:: Recorded information

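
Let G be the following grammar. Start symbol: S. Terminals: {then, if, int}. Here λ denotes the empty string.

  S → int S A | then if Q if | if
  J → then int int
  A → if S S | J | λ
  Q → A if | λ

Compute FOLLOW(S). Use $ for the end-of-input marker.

FIRST(S): from S→int S A we get {int}; from S→then if Q if we get {then}; from S→if we get {if}. So FIRST(S) = {if, int, then}.
FIRST(J): from J→then int int we get {then}. So FIRST(J) = {then}.
FIRST(A): from A→if S S we get {if}; from A→J we get {then}; from A→λ we get {λ}. So FIRST(A) = {λ, if, then}.
FIRST(Q): from Q→A if we get {if, then}; from Q→λ we get {λ}. So FIRST(Q) = {λ, if, then}.
FOLLOW(S) includes $ since S is the start symbol.
FOLLOW(Q): in S→then if Q if, Q is followed by if with FIRST {if}. Thus FOLLOW(Q) = {if}.
FOLLOW(S): in S→int S A, S is followed by A with FIRST {λ, if, then}; in S→int S A, the suffix after S is nullable (adds nothing new); in A→if S S (occurrence 1), S is followed by S with FIRST {if, int, then}; in A→if S S (occurrence 2), the suffix after S is empty, so FOLLOW(S) ⊇ FOLLOW(A) = {$, if, int, then}. Thus FOLLOW(S) = {$, if, int, then}.
FOLLOW(A): in S→int S A, the suffix after A is empty, so FOLLOW(A) ⊇ FOLLOW(S) = {$, if, int, then}; in Q→A if, A is followed by if with FIRST {if}. Thus FOLLOW(A) = {$, if, int, then}.
FOLLOW(J): in A→J, the suffix after J is empty, so FOLLOW(J) ⊇ FOLLOW(A) = {$, if, int, then}. Thus FOLLOW(J) = {$, if, int, then}.

{$, if, int, then}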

::::

**Aim of the task:** Exact repetition of every record is required.

**Exercise response:**
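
Let G be the following grammar. Start symbol: S. Terminals: {then, if, int}. Here λ denotes the empty string.

  S → int S A | then if Q if | if
  J → then int int
  A → if S S | J | λ
  Q → A if | λ

Compute FOLLOW(S). Use $ for the end-of-input marker.

FIRST(S): from S→int S A we get {int}; from S→then if Q if we get {then}; from S→if we get {if}. So FIRST(S) = {if, int, then}.
FIRST(J): from J→then int int we get {then}. So FIRST(J) = {then}.
FIRST(A): from A→if S S we get {if}; from A→J we get {then}; from A→λ we get {λ}. So FIRST(A) = {λ, if, then}.
FIRST(Q): from Q→A if we get {if, then}; from Q→λ we get {λ}. So FIRST(Q) = {λ, if, then}.
FOLLOW(S) includes $ since S is the start symbol.
FOLLOW(Q): in S→then if Q if, Q is followed by if with FIRST {if}. Thus FOLLOW(Q) = {if}.
FOLLOW(S): in S→int S A, S is followed by A with FIRST {λ, if, then}; in S→int S A, the suffix after S is nullable (adds nothing new); in A→if S S (occurrence 1), S is followed by S with FIRST {if, int, then}; in A→if S S (occurrence 2), the suffix after S is empty, so FOLLOW(S) ⊇ FOLLOW(A) = {$, if, int, then}. Thus FOLLOW(S) = {$, if, int, then}.
FOLLOW(A): in S→int S A, the suffix after A is empty, so FOLLOW(A) ⊇ FOLLOW(S) = {$, if, int, then}; in Q→A if, A is followed by if with FIRST {if}. Thus FOLLOW(A) = {$, if, int, then}.
FOLLOW(J): in A→J, the suffix after J is empty, so FOLLOW(J) ⊇ FOLLOW(A) = {$, if, int, then}. Thus FOLLOW(J) = {$, if, int, then}.

{$, if, int, then}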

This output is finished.